## Exercise goal
Starting at the line that contains "( base 7)236", return each line exactly as written until the listing below ends, and return no other line.
⟨
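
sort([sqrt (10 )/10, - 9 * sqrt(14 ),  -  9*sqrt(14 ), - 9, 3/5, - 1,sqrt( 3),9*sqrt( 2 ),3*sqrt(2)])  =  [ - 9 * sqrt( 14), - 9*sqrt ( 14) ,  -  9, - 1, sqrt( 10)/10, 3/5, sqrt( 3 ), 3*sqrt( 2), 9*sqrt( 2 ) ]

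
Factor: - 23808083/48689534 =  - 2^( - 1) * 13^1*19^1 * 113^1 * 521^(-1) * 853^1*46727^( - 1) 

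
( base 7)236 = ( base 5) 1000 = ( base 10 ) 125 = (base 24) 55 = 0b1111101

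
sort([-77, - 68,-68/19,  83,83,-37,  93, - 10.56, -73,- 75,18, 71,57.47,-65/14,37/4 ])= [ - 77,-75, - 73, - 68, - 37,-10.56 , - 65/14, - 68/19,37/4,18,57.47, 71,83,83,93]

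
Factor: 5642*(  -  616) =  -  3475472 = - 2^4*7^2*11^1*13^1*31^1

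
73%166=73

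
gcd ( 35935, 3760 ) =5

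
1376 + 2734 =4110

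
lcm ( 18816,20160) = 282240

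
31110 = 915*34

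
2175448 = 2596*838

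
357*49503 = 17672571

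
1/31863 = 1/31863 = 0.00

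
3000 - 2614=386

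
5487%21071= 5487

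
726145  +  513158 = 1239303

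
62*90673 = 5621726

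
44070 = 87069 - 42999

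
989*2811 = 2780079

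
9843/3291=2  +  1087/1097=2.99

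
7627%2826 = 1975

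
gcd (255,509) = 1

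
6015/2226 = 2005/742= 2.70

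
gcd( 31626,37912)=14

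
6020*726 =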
⟩
## Result of the exercise
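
( base 7)236 = ( base 5) 1000 = ( base 10 ) 125 = (base 24) 55 = 0b1111101

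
sort([-77, - 68,-68/19,  83,83,-37,  93, - 10.56, -73,- 75,18, 71,57.47,-65/14,37/4 ])= [ - 77,-75, - 73, - 68, - 37,-10.56 , - 65/14, - 68/19,37/4,18,57.47, 71,83,83,93]

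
Factor: 5642*(  -  616) =  -  3475472 = - 2^4*7^2*11^1*13^1*31^1

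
73%166=73

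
gcd ( 35935, 3760 ) =5

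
1376 + 2734 =4110

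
lcm ( 18816,20160) = 282240

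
31110 = 915*34

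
2175448 = 2596*838

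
357*49503 = 17672571

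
1/31863 = 1/31863 = 0.00

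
3000 - 2614=386

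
5487%21071= 5487

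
726145  +  513158 = 1239303

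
62*90673 = 5621726

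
44070 = 87069 - 42999

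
989*2811 = 2780079

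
9843/3291=2  +  1087/1097=2.99

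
7627%2826 = 1975

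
gcd (255,509) = 1

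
6015/2226 = 2005/742= 2.70

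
gcd( 31626,37912)=14

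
6020*726 =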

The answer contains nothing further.